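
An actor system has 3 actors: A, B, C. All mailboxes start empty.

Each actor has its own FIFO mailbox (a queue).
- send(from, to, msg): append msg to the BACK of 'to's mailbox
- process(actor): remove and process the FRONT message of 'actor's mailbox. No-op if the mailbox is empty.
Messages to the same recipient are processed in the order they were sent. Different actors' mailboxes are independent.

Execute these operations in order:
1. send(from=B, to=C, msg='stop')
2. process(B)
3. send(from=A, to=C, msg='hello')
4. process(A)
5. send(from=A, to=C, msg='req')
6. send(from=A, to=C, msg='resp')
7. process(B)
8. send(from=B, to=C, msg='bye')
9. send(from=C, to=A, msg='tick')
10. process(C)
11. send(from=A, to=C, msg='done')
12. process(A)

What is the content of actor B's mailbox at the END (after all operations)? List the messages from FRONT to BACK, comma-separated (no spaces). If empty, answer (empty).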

-------

Copy every line of the listing containing the string "mailboxes".

> SOLVED PROBLEM:
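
An actor system has 3 actors: A, B, C. All mailboxes start empty.
Messages to the same recipient are processed in the order they were sent. Different actors' mailboxes are independent.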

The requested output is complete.